§ HOW TO COMPLETE THIS TASK: Word for word, restate the lines that run from the line containing "Estimate the potential" to the last line of the records below.

§ Stored data entries:
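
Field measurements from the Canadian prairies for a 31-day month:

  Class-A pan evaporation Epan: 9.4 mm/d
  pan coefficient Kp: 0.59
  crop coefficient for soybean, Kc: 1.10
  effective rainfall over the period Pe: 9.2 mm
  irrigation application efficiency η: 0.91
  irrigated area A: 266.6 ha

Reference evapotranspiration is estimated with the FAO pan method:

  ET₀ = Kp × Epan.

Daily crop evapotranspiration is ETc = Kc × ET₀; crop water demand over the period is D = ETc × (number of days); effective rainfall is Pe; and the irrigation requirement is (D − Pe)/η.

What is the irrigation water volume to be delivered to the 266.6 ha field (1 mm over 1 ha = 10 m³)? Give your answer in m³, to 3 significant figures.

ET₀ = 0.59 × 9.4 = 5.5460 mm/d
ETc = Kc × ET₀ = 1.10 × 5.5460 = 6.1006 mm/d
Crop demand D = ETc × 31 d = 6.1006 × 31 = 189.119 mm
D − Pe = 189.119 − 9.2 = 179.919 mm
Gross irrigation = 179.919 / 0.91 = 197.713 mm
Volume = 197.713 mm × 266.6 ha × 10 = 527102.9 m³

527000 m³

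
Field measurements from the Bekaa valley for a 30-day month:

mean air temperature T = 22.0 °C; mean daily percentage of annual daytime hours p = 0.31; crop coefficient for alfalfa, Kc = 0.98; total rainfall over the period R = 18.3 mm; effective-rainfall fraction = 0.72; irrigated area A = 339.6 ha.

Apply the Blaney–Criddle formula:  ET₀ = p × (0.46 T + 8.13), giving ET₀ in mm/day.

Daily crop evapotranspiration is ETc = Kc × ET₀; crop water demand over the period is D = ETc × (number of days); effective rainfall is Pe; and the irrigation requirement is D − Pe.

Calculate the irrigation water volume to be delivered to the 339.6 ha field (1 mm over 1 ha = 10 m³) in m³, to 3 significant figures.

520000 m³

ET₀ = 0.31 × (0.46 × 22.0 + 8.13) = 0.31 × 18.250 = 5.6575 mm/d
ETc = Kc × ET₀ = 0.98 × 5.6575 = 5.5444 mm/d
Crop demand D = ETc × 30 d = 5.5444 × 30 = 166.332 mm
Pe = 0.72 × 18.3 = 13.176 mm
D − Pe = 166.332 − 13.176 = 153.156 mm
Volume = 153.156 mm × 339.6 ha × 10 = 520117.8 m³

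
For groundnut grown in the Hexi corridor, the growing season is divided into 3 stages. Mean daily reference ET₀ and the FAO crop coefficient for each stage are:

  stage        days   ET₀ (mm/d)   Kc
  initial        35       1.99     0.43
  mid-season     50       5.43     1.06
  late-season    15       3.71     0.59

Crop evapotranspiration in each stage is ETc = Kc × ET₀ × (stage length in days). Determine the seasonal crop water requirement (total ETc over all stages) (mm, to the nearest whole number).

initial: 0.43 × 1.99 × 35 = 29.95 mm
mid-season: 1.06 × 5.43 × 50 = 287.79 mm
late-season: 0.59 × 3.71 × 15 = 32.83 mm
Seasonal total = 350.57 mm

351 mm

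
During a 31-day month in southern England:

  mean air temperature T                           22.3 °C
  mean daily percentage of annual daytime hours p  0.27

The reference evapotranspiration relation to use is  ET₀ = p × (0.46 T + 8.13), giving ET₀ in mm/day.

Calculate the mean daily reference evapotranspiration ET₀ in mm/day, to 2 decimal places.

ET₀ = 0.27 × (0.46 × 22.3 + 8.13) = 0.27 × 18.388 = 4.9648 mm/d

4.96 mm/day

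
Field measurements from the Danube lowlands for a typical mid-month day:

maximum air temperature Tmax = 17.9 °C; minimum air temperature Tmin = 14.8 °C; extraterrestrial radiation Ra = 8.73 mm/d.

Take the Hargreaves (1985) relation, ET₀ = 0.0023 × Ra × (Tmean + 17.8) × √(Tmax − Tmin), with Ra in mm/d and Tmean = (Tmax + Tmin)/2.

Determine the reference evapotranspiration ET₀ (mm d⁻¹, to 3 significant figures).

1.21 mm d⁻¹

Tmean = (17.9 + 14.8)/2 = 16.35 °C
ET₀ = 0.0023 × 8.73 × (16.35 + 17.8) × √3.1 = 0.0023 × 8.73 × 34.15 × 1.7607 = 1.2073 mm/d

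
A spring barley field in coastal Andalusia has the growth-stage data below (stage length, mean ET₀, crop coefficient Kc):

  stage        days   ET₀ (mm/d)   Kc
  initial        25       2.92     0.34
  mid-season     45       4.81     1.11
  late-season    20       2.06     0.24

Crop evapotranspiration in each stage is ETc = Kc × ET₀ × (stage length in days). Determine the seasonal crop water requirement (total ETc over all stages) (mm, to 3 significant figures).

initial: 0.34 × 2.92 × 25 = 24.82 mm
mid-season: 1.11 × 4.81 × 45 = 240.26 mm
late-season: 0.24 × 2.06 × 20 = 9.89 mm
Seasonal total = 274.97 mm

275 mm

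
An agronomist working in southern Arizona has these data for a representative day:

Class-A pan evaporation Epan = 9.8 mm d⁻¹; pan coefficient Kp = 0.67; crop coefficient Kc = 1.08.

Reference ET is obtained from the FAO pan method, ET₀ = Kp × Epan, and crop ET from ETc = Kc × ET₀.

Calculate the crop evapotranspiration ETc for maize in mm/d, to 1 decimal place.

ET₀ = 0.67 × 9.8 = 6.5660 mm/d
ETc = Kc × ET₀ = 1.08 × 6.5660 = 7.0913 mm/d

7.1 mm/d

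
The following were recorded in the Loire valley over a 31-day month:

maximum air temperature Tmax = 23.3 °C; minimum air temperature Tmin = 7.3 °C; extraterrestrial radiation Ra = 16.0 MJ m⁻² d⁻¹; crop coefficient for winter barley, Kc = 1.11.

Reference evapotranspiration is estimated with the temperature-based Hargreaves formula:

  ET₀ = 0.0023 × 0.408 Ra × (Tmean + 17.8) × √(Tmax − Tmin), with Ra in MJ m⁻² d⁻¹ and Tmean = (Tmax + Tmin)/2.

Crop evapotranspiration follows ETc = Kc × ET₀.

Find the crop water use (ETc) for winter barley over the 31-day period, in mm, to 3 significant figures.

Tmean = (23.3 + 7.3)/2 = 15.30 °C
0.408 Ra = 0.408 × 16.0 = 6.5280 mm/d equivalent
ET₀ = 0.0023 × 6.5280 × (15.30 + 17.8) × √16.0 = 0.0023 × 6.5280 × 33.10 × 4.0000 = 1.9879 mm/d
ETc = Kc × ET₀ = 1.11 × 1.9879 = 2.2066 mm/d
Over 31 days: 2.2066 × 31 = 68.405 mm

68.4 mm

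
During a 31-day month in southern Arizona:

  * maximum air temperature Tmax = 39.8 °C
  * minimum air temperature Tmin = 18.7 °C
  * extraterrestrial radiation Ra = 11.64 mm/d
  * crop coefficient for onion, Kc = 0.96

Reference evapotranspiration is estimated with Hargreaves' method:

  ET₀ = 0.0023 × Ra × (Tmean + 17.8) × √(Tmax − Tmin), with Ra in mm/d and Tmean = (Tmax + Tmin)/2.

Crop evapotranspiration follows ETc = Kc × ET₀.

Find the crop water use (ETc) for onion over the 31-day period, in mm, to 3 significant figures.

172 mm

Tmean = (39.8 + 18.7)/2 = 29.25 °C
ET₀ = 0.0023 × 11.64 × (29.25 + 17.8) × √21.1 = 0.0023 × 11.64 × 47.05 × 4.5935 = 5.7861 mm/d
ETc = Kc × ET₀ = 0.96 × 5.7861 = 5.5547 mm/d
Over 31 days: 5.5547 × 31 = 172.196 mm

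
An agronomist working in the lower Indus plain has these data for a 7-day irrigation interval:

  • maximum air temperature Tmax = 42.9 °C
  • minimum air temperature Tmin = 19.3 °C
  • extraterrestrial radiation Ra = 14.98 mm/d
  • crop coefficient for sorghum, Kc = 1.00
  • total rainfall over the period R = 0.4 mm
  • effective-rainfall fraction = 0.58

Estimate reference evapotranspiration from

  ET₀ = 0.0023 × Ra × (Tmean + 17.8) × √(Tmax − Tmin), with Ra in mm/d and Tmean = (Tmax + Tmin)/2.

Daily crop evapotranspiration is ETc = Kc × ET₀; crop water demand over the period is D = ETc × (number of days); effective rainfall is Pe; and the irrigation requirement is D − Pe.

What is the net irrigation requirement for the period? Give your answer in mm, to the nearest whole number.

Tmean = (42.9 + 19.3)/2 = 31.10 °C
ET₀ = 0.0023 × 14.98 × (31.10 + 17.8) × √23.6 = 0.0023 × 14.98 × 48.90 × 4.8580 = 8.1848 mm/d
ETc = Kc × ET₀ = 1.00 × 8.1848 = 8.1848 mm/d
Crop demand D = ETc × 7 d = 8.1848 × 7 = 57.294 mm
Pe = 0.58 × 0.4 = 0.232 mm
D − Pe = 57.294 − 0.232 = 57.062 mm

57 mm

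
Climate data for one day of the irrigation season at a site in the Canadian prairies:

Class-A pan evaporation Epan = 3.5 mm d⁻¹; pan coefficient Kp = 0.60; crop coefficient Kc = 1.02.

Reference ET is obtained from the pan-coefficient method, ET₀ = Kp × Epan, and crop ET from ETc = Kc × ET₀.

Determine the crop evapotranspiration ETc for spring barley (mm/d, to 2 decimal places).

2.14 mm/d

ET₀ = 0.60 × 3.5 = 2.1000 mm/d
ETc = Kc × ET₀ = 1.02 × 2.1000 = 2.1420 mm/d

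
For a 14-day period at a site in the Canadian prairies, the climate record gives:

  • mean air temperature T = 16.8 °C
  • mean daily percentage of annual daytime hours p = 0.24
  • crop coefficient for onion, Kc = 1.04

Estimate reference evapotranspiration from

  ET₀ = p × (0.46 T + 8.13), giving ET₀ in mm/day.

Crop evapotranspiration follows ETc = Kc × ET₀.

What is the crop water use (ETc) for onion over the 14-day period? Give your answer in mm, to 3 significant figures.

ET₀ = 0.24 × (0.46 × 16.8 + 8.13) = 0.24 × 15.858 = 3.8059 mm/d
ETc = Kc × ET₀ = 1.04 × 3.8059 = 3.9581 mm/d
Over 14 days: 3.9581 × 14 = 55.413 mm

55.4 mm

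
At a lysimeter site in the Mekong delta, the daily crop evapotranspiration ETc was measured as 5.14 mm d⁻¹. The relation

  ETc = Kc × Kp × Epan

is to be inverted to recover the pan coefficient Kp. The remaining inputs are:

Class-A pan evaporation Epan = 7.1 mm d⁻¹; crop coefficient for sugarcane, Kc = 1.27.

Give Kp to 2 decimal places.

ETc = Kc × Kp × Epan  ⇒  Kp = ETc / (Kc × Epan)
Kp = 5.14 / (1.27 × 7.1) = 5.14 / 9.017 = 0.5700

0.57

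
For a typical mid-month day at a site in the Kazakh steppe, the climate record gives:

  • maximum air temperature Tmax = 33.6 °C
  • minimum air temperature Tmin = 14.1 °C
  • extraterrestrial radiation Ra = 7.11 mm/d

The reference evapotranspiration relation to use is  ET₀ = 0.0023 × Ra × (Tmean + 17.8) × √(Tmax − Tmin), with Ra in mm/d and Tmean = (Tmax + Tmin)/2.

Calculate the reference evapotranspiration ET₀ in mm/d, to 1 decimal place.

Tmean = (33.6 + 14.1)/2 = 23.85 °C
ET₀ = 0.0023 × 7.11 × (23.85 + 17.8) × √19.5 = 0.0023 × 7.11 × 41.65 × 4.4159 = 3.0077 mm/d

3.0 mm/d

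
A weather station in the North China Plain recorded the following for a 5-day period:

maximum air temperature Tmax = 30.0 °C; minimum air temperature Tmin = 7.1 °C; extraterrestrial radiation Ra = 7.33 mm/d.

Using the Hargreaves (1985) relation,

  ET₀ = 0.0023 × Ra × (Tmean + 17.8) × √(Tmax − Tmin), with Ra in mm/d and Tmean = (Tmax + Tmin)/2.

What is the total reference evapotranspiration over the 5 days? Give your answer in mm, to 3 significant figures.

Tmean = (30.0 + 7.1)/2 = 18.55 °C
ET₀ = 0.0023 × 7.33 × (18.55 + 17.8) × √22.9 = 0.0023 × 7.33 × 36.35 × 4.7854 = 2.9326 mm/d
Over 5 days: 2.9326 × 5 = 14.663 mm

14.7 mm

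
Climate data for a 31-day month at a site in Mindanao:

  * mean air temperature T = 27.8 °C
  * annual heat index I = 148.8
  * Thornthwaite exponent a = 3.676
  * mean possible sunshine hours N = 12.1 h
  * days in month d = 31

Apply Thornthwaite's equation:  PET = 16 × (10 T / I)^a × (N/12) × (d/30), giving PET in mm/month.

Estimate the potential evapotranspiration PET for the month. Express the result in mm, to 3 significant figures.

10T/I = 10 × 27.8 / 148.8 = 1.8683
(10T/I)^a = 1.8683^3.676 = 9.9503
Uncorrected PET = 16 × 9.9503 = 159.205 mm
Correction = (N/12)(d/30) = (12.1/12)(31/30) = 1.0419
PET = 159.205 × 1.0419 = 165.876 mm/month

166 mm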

§ ANSWER FOR THIS EXERCISE:
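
Estimate the potential evapotranspiration PET for the month. Express the result in mm, to 3 significant figures.

10T/I = 10 × 27.8 / 148.8 = 1.8683
(10T/I)^a = 1.8683^3.676 = 9.9503
Uncorrected PET = 16 × 9.9503 = 159.205 mm
Correction = (N/12)(d/30) = (12.1/12)(31/30) = 1.0419
PET = 159.205 × 1.0419 = 165.876 mm/month

166 mm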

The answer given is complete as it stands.